- _Work to complete_
Each line of the records containing "integration" is to be copied out and returned.

### Data in this exercise

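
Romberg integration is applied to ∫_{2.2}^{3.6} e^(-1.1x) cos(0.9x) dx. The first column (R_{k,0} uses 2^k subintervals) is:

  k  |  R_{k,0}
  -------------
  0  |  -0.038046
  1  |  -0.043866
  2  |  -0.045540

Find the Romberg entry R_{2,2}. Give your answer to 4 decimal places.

-0.0461

Richardson extrapolation on the trapezoidal column (denominator 4−1=3):
R_{1,1} = -0.043866 + (-0.043866 − (-0.038046))/3 = -0.045806
R_{2,1} = -0.045540 + (-0.045540 − (-0.043866))/3 = -0.046098
R_{2,2} = (16·(-0.046098) − (-0.045806)) / 15 = -0.046117
(Column j=1 coincides with Simpson's rule on the same nodes.)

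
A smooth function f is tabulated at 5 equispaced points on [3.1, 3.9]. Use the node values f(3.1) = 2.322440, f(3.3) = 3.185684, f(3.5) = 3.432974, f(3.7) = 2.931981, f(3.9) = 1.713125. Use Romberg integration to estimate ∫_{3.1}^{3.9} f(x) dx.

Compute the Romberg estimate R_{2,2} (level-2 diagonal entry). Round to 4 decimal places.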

######

- _Your response_
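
Romberg integration is applied to ∫_{2.2}^{3.6} e^(-1.1x) cos(0.9x) dx. The first column (R_{k,0} uses 2^k subintervals) is:
A smooth function f is tabulated at 5 equispaced points on [3.1, 3.9]. Use the node values f(3.1) = 2.322440, f(3.3) = 3.185684, f(3.5) = 3.432974, f(3.7) = 2.931981, f(3.9) = 1.713125. Use Romberg integration to estimate ∫_{3.1}^{3.9} f(x) dx.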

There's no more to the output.